─── Data extracts ───

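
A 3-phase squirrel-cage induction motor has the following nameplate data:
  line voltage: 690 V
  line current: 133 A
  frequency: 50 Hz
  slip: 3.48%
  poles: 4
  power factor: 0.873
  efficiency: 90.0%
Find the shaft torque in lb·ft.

608 lb·ft

P_in = √3·V·I·cosφ = 1.732 × 690 × 133 × 0.873 = 138760 W
P_out = η·P_in = 0.9 × 138760 = 124884 W
n_s = 120×50/4 = 1500 rpm; n = 1500×(1−0.0348) = 1448 rpm
ω = 2π×1448/60 = 151.6 rad/s
τ = P_out/ω = 124884/151.6 = 823.8 N·m
In lb·ft: 823.8/1.356 = 608 lb·ft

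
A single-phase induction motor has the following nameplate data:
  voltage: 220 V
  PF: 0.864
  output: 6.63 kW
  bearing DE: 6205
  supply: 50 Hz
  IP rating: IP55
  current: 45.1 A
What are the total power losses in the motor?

1.94 kW

P_in = V·I·cosφ = 220×45.1×0.864 = 8573 W
P_out = 6630 W
Losses = P_in − P_out = 8573 − 6630 = 1943 W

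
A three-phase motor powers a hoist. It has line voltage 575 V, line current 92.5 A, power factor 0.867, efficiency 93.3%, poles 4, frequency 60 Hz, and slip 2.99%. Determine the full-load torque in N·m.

408 N·m

P_in = √3·V·I·cosφ = 1.732 × 575 × 92.5 × 0.867 = 79869 W
P_out = η·P_in = 0.933 × 79869 = 74518 W
n_s = 120×60/4 = 1800 rpm; n = 1800×(1−0.0299) = 1746 rpm
ω = 2π×1746/60 = 182.8 rad/s
τ = P_out/ω = 74518/182.8 = 408 N·m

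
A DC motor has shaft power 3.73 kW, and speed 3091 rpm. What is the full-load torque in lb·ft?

ω = 2π × 3091/60 = 323.7 rad/s
τ = P/ω = 3730/323.7 = 11.52 N·m
In lb·ft: 11.52/1.356 = 8.5 lb·ft

8.5 lb·ft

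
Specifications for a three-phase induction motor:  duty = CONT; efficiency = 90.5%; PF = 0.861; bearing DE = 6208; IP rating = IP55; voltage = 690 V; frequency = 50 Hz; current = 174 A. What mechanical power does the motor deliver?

P_in = √3·V·I·cosφ = 1.732 × 690 × 174 × 0.861 = 179040 W
P_out = η·P_in = 0.905 × 179040 = 162031 W

162 kW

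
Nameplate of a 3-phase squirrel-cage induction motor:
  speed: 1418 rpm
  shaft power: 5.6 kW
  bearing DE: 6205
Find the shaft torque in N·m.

ω = 2π × 1418/60 = 148.5 rad/s
τ = P/ω = 5600/148.5 = 37.7 N·m

37.7 N·m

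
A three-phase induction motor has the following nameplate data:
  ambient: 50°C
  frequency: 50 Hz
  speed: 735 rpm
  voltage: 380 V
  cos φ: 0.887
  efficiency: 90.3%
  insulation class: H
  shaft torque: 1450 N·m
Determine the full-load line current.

ω = 2π×735/60 = 76.97 rad/s; P_out = τω = 1450 × 76.97 = 111607 W
P_in = P_out / η = 111607 / 0.903 = 123596 W
I_L = P_in / (√3·V_L·cosφ) = 123596 / (1.732 × 380 × 0.887) = 212 A

212 A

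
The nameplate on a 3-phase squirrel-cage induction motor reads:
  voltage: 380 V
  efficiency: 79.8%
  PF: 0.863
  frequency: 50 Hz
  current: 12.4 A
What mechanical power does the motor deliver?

5.62 kW

P_in = √3·V·I·cosφ = 1.732 × 380 × 12.4 × 0.863 = 7043 W
P_out = η·P_in = 0.798 × 7043 = 5620 W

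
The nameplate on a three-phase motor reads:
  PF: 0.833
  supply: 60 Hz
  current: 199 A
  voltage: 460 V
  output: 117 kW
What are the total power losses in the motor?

P_in = √3·V·I·cosφ = 1.732×460×199×0.833 = 132070 W
P_out = 117000 W
Losses = P_in − P_out = 132070 − 117000 = 15070 W

15.1 kW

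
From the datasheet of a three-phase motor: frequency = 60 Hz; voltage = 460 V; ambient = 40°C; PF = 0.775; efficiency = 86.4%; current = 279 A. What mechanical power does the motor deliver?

P_in = √3·V·I·cosφ = 1.732 × 460 × 279 × 0.775 = 172271 W
P_out = η·P_in = 0.864 × 172271 = 148842 W

149 kW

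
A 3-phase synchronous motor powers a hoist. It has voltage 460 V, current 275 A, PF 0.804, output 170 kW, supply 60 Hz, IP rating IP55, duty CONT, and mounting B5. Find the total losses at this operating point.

6160 W

P_in = √3·V·I·cosφ = 1.732×460×275×0.804 = 176155 W
P_out = 170000 W
Losses = P_in − P_out = 176155 − 170000 = 6155 W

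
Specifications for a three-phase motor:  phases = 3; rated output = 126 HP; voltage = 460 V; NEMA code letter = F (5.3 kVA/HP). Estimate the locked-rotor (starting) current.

S_LR = 5.3 × 126 = 667.8 kVA
I_LR = S_LR/(√3·V_L) = 667800/(1.732×460) = 838 A

838 A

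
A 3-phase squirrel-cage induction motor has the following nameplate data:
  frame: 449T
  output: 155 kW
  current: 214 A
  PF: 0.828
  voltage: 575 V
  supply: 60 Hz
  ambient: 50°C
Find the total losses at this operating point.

P_in = √3·V·I·cosφ = 1.732×575×214×0.828 = 176466 W
P_out = 155000 W
Losses = P_in − P_out = 176466 − 155000 = 21466 W

21.5 kW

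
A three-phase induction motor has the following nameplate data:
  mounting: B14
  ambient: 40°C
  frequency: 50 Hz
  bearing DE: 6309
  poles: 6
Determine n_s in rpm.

1000 rpm

n_s = 120f/p = 120×50/6 = 1000 rpm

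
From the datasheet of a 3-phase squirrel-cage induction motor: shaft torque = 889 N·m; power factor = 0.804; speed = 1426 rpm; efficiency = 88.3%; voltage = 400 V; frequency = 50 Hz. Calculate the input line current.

ω = 2π×1426/60 = 149.3 rad/s; P_out = τω = 889 × 149.3 = 132728 W
P_in = P_out / η = 132728 / 0.883 = 150315 W
I_L = P_in / (√3·V_L·cosφ) = 150315 / (1.732 × 400 × 0.804) = 270 A

270 A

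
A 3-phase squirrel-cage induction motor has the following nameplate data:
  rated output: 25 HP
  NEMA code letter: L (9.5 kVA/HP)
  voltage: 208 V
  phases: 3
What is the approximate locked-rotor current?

S_LR = 9.5 × 25 = 237.5 kVA
I_LR = S_LR/(√3·V_L) = 237500/(1.732×208) = 659 A

659 A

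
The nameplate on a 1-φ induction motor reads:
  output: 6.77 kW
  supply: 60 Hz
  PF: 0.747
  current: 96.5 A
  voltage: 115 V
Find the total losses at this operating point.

P_in = V·I·cosφ = 115×96.5×0.747 = 8290 W
P_out = 6770 W
Losses = P_in − P_out = 8290 − 6770 = 1520 W

1520 W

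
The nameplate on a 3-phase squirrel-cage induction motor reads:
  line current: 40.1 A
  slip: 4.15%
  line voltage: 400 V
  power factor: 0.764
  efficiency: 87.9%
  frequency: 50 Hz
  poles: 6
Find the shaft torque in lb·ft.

P_in = √3·V·I·cosφ = 1.732 × 400 × 40.1 × 0.764 = 21225 W
P_out = η·P_in = 0.879 × 21225 = 18657 W
n_s = 120×50/6 = 1000 rpm; n = 1000×(1−0.0415) = 959 rpm
ω = 2π×959/60 = 100.4 rad/s
τ = P_out/ω = 18657/100.4 = 185.8 N·m
In lb·ft: 185.8/1.356 = 137 lb·ft

137 lb·ft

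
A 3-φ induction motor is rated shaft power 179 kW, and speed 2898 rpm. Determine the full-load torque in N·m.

590 N·m

ω = 2π × 2898/60 = 303.5 rad/s
τ = P/ω = 179000/303.5 = 590 N·m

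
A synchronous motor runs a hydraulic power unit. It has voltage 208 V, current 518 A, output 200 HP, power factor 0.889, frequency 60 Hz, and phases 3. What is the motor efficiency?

89.9 %

P_out = 200 × 746 = 149200 W
P_in = √3·V_L·I_L·cosφ = 1.732 × 208 × 518 × 0.889 = 165899 W
η = P_out / P_in = 149200 / 165899 = 0.899 = 89.9%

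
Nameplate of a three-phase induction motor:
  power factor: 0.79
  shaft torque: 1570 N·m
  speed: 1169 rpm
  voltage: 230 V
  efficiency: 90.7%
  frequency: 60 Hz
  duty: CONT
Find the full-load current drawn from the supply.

673 A

ω = 2π×1169/60 = 122.4 rad/s; P_out = τω = 1570 × 122.4 = 192168 W
P_in = P_out / η = 192168 / 0.907 = 211872 W
I_L = P_in / (√3·V_L·cosφ) = 211872 / (1.732 × 230 × 0.79) = 673 A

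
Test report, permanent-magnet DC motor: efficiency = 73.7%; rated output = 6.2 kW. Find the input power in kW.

8.41 kW

P_out = 6200 W
P_in = P_out/η = 6200/0.737 = 8412 W = 8.41 kW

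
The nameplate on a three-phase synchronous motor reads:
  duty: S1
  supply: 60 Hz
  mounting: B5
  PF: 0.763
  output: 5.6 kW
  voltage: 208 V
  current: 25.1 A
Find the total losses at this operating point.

P_in = √3·V·I·cosφ = 1.732×208×25.1×0.763 = 6899 W
P_out = 5600 W
Losses = P_in − P_out = 6899 − 5600 = 1299 W

1.3 kW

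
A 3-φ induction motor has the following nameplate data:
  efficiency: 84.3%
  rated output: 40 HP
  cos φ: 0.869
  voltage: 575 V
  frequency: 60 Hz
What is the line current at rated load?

40.9 A

P_out = 40 × 746 = 29840 W
P_in = P_out / η = 29840 / 0.843 = 35397 W
I_L = P_in / (√3·V_L·cosφ) = 35397 / (1.732 × 575 × 0.869) = 40.9 A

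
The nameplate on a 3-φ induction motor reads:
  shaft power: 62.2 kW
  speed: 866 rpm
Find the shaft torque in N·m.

686 N·m

ω = 2π × 866/60 = 90.69 rad/s
τ = P/ω = 62200/90.69 = 686 N·m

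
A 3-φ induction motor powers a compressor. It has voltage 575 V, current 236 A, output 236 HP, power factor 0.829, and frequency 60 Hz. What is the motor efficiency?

P_out = 236 × 746 = 176056 W
P_in = √3·V_L·I_L·cosφ = 1.732 × 575 × 236 × 0.829 = 194842 W
η = P_out / P_in = 176056 / 194842 = 0.904 = 90.4%

90.4 %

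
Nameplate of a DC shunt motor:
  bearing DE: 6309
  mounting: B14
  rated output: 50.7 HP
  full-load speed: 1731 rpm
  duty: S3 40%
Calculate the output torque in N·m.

209 N·m

P_out = 50.7 × 746 = 37822 W
ω = 2π × 1731/60 = 181.3 rad/s
τ = P_out/ω = 37822/181.3 = 209 N·m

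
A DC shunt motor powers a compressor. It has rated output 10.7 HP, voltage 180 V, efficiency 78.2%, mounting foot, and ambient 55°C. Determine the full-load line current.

56.7 A

P_out = 10.7 × 746 = 7982 W
P_in = P_out / η = 7982 / 0.782 = 10207 W
I = P_in / V = 10207 / 180 = 56.7 A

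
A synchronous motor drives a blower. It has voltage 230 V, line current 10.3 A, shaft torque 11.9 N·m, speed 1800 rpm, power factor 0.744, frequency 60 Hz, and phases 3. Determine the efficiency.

ω = 2π × 1800/60 = 188.5 rad/s; P_out = τω = 11.9 × 188.5 = 2243 W
P_in = √3·V_L·I_L·cosφ = 1.732 × 230 × 10.3 × 0.744 = 3053 W
η = P_out / P_in = 2243 / 3053 = 0.735 = 73.5%

73.5 %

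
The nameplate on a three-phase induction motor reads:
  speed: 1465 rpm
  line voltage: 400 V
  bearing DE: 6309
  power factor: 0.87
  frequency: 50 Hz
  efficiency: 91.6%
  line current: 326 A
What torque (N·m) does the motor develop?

P_in = √3·V·I·cosφ = 1.732 × 400 × 326 × 0.87 = 196492 W
P_out = η·P_in = 0.916 × 196492 = 179987 W
n = 1465 rpm
ω = 2π×1465/60 = 153.4 rad/s
τ = P_out/ω = 179987/153.4 = 1170 N·m

1170 N·m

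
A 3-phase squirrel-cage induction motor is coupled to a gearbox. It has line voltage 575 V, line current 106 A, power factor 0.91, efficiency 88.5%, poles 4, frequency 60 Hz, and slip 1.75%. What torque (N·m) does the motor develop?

459 N·m

P_in = √3·V·I·cosφ = 1.732 × 575 × 106 × 0.91 = 96065 W
P_out = η·P_in = 0.885 × 96065 = 85018 W
n_s = 120×60/4 = 1800 rpm; n = 1800×(1−0.0175) = 1769 rpm
ω = 2π×1769/60 = 185.2 rad/s
τ = P_out/ω = 85018/185.2 = 459 N·m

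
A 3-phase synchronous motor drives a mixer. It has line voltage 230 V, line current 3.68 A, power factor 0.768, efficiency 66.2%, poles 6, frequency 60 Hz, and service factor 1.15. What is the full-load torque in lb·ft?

P_in = √3·V·I·cosφ = 1.732 × 230 × 3.68 × 0.768 = 1126 W
P_out = η·P_in = 0.662 × 1126 = 745 W
n = n_s = 120×60/6 = 1200 rpm (synchronous)
ω = 2π×1200/60 = 125.7 rad/s
τ = P_out/ω = 745/125.7 = 5.927 N·m
In lb·ft: 5.927/1.356 = 4.37 lb·ft

4.37 lb·ft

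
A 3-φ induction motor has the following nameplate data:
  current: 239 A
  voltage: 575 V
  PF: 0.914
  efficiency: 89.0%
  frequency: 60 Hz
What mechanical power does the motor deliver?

194 kW

P_in = √3·V·I·cosφ = 1.732 × 575 × 239 × 0.914 = 217550 W
P_out = η·P_in = 0.89 × 217550 = 193620 W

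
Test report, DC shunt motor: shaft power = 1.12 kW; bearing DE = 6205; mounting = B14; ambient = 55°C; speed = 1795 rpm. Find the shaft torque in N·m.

5.96 N·m

ω = 2π × 1795/60 = 188 rad/s
τ = P/ω = 1120/188 = 5.96 N·m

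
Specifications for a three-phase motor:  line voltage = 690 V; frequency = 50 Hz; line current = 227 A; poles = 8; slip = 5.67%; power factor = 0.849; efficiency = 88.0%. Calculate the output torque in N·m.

2740 N·m

P_in = √3·V·I·cosφ = 1.732 × 690 × 227 × 0.849 = 230319 W
P_out = η·P_in = 0.88 × 230319 = 202681 W
n_s = 120×50/8 = 750 rpm; n = 750×(1−0.0567) = 707 rpm
ω = 2π×707/60 = 74.04 rad/s
τ = P_out/ω = 202681/74.04 = 2740 N·m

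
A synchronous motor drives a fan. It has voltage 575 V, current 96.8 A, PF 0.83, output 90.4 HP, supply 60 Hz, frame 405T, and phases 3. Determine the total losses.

P_in = √3·V·I·cosφ = 1.732×575×96.8×0.83 = 80015 W
P_out = 90.4×746 = 67438 W
Losses = P_in − P_out = 80015 − 67438 = 12577 W

12600 W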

───

▶ [What this task involves]: Take each line above that contains "reads" and copy it out.

▶ [Reply]:
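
The nameplate on a 3-phase squirrel-cage induction motor reads:
The nameplate on a three-phase motor reads:
The nameplate on a 1-φ induction motor reads:
The nameplate on a 3-phase squirrel-cage induction motor reads:
The nameplate on a three-phase synchronous motor reads:
The nameplate on a 3-φ induction motor reads:
The nameplate on a three-phase induction motor reads: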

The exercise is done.